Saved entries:
────────────────
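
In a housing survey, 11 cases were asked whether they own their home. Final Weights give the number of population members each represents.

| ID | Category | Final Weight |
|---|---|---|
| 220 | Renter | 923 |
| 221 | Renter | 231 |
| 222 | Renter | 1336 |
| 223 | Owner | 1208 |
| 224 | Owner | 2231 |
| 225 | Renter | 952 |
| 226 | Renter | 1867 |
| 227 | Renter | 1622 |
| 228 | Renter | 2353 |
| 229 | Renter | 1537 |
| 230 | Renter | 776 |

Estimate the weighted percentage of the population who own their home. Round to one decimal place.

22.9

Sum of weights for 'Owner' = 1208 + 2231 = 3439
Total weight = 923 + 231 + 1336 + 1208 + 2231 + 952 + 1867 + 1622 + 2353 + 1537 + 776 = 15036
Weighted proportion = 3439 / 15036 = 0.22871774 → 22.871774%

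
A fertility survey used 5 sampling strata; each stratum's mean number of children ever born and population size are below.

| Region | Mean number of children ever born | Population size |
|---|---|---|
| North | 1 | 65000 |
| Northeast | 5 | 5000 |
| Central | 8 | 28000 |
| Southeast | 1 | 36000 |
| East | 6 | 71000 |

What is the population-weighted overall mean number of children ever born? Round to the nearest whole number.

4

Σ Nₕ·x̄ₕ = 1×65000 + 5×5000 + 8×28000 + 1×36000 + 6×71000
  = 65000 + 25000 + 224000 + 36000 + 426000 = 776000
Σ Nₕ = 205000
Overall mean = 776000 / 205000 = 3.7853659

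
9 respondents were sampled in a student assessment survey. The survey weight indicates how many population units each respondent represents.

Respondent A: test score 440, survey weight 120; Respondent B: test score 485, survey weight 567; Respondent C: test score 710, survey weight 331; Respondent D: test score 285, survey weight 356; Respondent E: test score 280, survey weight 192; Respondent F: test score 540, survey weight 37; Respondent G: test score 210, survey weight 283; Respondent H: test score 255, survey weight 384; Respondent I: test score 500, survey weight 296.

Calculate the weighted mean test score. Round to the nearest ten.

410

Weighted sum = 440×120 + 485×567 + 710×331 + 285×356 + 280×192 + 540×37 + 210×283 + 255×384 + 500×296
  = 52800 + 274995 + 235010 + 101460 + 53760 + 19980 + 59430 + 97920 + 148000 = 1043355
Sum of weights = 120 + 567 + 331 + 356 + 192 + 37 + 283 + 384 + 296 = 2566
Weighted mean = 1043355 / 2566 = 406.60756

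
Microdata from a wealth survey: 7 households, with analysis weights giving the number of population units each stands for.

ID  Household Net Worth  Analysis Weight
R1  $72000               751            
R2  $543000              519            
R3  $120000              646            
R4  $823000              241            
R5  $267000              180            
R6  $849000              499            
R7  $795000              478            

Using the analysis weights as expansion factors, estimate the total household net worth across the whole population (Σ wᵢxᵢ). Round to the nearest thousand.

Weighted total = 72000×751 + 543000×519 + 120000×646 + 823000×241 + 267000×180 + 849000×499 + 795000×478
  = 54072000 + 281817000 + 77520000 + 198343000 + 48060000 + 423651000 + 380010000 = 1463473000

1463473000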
────────────────
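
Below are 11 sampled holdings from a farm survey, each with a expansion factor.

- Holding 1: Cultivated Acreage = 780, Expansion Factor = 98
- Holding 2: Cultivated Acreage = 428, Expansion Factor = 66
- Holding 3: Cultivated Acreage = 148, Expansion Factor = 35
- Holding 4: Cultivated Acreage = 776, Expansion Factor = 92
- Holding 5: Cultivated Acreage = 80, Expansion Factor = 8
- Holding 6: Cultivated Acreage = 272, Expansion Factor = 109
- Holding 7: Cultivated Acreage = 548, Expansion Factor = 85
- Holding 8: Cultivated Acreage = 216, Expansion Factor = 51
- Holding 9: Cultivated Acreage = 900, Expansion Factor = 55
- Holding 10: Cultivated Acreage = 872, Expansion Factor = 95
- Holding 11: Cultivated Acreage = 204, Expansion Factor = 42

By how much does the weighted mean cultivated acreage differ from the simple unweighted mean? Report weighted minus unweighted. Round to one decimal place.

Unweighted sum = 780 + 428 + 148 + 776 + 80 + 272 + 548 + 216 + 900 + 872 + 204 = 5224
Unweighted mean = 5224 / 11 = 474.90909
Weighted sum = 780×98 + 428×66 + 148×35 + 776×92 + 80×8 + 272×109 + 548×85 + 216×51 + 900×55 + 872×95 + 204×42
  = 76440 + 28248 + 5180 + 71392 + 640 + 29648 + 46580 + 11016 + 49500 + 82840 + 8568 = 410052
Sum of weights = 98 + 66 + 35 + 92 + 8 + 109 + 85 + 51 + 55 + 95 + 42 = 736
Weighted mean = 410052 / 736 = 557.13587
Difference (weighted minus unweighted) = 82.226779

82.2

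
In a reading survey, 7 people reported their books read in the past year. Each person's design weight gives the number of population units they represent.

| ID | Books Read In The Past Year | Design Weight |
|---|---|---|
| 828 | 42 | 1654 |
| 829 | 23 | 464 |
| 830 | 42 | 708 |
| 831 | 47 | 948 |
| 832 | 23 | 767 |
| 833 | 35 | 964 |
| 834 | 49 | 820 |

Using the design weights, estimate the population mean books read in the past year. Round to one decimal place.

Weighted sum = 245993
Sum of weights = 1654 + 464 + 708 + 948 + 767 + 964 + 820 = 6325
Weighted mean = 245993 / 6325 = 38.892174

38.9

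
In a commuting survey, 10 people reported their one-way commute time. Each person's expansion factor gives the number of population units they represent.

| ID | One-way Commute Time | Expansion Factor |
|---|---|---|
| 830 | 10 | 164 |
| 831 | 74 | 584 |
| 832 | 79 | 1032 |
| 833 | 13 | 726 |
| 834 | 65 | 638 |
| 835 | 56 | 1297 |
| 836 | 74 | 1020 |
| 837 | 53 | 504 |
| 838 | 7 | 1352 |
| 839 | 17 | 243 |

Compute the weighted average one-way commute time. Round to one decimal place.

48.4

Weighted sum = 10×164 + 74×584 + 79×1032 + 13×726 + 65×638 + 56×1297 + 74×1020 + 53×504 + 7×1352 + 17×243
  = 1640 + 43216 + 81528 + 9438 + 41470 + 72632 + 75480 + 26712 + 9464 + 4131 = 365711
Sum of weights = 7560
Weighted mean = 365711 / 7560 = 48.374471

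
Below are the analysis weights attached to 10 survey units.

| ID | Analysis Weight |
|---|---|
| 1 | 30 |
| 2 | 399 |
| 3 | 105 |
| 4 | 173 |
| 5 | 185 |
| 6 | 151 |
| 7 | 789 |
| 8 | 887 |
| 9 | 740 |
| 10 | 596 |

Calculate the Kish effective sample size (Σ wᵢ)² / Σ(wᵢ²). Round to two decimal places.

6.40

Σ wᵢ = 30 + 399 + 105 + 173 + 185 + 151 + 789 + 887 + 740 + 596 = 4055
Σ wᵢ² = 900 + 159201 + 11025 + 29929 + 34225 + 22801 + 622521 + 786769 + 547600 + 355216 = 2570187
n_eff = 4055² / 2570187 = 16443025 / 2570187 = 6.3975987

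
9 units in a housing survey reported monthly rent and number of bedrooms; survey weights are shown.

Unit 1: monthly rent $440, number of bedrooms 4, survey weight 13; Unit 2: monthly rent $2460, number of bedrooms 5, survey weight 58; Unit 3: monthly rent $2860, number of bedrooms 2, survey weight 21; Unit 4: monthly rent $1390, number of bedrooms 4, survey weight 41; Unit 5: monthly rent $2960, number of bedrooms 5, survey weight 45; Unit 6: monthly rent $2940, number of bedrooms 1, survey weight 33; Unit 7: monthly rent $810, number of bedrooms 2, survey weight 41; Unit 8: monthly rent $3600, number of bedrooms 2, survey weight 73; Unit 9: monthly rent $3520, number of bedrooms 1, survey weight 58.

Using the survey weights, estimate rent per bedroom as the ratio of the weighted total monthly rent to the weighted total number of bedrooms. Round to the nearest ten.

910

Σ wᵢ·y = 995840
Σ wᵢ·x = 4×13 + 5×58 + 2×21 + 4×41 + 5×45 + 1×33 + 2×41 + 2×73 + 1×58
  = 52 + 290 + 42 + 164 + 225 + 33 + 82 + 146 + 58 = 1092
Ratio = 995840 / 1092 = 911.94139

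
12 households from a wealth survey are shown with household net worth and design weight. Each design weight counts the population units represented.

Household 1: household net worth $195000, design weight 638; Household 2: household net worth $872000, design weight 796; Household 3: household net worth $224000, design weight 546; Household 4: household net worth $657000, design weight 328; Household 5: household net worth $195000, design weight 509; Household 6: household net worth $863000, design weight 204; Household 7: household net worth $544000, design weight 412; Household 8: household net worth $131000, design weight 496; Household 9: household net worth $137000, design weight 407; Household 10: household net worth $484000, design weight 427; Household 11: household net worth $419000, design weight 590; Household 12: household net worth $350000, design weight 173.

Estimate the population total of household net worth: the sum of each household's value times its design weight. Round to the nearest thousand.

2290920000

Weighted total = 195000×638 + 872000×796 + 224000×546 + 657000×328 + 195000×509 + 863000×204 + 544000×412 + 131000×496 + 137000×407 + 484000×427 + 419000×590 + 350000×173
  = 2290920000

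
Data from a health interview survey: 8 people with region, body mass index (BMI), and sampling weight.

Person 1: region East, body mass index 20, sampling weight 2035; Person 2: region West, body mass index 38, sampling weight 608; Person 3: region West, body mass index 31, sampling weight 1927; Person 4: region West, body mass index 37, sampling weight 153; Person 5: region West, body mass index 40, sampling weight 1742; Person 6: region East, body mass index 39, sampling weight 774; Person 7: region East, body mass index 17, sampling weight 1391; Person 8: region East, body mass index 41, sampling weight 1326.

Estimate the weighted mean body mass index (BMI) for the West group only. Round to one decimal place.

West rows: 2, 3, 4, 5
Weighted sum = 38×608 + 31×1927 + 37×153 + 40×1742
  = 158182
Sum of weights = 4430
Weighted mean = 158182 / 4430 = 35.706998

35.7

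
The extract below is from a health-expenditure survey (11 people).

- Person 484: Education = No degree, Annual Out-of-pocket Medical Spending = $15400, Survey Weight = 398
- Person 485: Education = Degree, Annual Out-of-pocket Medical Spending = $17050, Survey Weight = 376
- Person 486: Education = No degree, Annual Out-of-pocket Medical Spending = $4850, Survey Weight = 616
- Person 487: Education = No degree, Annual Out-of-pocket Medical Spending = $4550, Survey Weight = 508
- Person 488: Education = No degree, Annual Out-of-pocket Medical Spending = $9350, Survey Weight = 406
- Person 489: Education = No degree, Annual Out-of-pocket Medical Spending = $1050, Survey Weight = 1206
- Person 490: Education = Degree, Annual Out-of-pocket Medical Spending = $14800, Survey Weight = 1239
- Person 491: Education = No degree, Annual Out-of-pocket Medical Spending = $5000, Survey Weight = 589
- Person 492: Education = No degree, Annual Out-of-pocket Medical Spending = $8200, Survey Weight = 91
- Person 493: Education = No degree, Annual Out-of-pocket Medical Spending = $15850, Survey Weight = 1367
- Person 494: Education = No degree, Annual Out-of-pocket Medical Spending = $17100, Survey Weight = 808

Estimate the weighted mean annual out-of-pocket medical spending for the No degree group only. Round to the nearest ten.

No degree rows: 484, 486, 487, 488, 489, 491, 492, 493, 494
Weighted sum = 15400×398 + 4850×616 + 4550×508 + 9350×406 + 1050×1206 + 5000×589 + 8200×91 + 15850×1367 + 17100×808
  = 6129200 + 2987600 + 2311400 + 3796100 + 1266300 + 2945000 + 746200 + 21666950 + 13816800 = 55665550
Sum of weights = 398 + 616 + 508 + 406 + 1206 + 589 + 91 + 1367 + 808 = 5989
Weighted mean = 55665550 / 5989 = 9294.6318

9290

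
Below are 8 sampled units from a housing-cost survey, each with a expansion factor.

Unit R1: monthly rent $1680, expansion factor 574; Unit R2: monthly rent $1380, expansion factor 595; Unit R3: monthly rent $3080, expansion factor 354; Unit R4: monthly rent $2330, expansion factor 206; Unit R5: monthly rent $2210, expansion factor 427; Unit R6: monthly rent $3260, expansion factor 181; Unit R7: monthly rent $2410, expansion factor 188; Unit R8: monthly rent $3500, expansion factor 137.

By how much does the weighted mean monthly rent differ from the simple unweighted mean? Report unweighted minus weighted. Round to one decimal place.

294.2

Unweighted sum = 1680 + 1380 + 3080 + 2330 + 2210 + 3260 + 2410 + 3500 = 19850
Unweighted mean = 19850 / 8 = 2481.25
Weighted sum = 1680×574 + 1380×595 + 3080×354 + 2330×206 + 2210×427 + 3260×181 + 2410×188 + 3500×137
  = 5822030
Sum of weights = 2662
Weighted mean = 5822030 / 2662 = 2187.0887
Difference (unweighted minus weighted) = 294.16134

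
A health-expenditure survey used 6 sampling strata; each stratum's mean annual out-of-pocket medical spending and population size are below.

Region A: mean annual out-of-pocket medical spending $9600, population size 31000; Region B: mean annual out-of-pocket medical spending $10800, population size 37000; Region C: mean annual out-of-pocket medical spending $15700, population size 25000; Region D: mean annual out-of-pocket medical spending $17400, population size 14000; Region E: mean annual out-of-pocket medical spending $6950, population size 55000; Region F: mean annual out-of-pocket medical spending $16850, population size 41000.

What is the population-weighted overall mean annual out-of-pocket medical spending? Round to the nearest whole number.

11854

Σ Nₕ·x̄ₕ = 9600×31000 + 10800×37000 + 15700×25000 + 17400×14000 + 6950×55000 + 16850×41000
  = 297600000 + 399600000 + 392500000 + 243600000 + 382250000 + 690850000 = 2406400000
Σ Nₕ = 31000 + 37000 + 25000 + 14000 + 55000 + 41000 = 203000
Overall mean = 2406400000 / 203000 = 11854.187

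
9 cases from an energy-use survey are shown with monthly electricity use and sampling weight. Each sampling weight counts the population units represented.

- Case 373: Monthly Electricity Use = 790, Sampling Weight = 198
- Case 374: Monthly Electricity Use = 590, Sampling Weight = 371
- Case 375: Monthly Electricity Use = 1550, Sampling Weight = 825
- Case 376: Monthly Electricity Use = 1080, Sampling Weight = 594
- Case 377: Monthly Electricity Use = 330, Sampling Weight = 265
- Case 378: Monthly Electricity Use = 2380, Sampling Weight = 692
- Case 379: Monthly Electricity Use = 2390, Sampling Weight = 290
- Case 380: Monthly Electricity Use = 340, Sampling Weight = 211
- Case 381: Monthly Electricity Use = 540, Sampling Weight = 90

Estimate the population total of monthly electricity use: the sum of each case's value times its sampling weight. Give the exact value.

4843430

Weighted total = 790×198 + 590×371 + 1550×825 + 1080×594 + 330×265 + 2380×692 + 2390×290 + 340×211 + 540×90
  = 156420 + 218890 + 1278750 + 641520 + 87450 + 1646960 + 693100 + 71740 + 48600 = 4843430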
────────────────
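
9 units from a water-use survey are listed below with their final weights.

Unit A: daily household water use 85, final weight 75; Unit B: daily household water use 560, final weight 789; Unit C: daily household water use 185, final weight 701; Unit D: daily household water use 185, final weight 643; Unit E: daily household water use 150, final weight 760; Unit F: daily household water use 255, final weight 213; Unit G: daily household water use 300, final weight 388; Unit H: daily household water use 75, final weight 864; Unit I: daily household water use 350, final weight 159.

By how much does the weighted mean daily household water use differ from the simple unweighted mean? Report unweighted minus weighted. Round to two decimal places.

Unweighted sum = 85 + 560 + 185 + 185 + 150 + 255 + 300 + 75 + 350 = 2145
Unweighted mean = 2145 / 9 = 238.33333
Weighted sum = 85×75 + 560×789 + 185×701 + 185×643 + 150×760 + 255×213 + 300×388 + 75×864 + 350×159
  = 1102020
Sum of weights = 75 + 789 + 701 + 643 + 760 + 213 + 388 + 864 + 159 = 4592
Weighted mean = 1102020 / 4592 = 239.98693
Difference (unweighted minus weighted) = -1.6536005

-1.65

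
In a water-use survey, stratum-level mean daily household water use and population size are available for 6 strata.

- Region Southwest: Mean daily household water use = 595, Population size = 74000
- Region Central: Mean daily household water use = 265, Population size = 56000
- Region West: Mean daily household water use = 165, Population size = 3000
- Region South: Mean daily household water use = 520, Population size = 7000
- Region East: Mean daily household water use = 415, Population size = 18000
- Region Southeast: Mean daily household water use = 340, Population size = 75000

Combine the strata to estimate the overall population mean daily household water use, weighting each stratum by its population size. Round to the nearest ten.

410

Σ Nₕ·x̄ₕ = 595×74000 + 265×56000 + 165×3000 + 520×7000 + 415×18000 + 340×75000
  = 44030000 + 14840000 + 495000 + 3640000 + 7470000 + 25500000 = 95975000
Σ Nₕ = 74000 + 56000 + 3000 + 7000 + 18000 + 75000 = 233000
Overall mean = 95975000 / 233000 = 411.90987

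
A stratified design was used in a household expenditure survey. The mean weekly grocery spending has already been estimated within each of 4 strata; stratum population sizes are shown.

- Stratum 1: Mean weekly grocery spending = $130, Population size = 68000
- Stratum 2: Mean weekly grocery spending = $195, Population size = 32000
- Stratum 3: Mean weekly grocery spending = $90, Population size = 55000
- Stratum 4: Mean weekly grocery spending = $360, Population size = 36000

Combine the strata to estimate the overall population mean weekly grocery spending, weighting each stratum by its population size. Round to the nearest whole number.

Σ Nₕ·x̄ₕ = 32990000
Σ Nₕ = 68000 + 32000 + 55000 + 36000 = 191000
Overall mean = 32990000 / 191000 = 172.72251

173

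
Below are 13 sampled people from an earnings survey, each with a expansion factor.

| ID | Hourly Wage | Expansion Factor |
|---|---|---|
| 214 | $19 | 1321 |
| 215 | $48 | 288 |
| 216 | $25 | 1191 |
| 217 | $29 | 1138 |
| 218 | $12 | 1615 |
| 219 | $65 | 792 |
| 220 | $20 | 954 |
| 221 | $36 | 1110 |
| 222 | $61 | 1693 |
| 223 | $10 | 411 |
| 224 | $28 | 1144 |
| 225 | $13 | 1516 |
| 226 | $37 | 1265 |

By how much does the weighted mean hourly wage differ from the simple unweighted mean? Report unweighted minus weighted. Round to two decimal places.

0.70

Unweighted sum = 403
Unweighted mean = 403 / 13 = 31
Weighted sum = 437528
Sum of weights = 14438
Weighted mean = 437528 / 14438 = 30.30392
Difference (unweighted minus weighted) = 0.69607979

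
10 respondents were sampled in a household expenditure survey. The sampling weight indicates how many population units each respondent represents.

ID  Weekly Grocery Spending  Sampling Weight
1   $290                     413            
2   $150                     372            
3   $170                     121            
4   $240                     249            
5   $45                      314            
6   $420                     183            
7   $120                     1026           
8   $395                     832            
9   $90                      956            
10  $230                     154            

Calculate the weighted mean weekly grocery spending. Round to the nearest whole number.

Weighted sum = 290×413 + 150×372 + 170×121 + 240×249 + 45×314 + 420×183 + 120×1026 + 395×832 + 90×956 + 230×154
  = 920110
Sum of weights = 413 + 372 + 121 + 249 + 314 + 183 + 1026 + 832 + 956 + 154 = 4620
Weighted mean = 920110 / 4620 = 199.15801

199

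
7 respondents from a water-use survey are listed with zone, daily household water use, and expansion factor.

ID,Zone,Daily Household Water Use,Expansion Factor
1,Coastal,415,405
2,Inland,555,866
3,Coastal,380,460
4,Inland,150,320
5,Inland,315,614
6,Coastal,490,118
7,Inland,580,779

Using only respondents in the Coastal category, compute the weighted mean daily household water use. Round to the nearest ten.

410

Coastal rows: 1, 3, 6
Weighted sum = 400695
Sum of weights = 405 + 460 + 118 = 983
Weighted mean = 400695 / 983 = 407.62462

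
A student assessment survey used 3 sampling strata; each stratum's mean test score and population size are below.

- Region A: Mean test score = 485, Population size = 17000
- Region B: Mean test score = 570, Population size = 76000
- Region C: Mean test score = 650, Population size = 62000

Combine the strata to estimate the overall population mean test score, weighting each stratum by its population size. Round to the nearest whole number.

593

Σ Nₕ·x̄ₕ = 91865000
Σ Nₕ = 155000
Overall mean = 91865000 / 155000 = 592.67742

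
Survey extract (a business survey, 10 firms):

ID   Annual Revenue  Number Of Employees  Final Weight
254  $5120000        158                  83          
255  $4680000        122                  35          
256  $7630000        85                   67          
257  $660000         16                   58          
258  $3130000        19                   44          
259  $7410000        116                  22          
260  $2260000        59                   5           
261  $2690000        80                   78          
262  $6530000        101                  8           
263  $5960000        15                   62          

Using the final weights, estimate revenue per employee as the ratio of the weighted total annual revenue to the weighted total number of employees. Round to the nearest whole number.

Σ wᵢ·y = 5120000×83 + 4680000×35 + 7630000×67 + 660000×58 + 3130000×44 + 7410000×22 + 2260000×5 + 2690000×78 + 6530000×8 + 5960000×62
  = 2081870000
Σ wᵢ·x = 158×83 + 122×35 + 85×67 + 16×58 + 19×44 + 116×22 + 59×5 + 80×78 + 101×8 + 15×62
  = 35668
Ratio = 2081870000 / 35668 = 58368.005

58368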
────────────────
EXERCISE DESCRIPTION
Above are the records; print exactly the lines from the line with "Calculate the Kish" to the line with "9 units in a", including both, and nothing else.

RESPONSE TO THE EXERCISE
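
Calculate the Kish effective sample size (Σ wᵢ)² / Σ(wᵢ²). Round to two decimal places.

6.40

Σ wᵢ = 30 + 399 + 105 + 173 + 185 + 151 + 789 + 887 + 740 + 596 = 4055
Σ wᵢ² = 900 + 159201 + 11025 + 29929 + 34225 + 22801 + 622521 + 786769 + 547600 + 355216 = 2570187
n_eff = 4055² / 2570187 = 16443025 / 2570187 = 6.3975987

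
9 units in a housing survey reported monthly rent and number of bedrooms; survey weights are shown.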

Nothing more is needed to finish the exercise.